Exercise directions: Please copy all of the records exactly, leaving nothing out.

Data in this exercise:
----
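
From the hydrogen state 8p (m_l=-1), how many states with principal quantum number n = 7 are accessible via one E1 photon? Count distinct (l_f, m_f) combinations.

4

E1 requires Δl = ±1, so l_f ∈ {0, 2}; with 0 ≤ l_f ≤ n_f−1 = 6, the allowed l_f values are {0, 2}.
For l_f = 0: m_f ∈ {m_i−1, m_i, m_i+1} ∩ [−0, 0] = {0} → 1 state.
For l_f = 2: m_f ∈ {m_i−1, m_i, m_i+1} ∩ [−2, 2] = {-2, -1, 0} → 3 states.
Total: 4.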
----
Exercise solution:
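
From the hydrogen state 8p (m_l=-1), how many states with principal quantum number n = 7 are accessible via one E1 photon? Count distinct (l_f, m_f) combinations.

4

E1 requires Δl = ±1, so l_f ∈ {0, 2}; with 0 ≤ l_f ≤ n_f−1 = 6, the allowed l_f values are {0, 2}.
For l_f = 0: m_f ∈ {m_i−1, m_i, m_i+1} ∩ [−0, 0] = {0} → 1 state.
For l_f = 2: m_f ∈ {m_i−1, m_i, m_i+1} ∩ [−2, 2] = {-2, -1, 0} → 3 states.
Total: 4.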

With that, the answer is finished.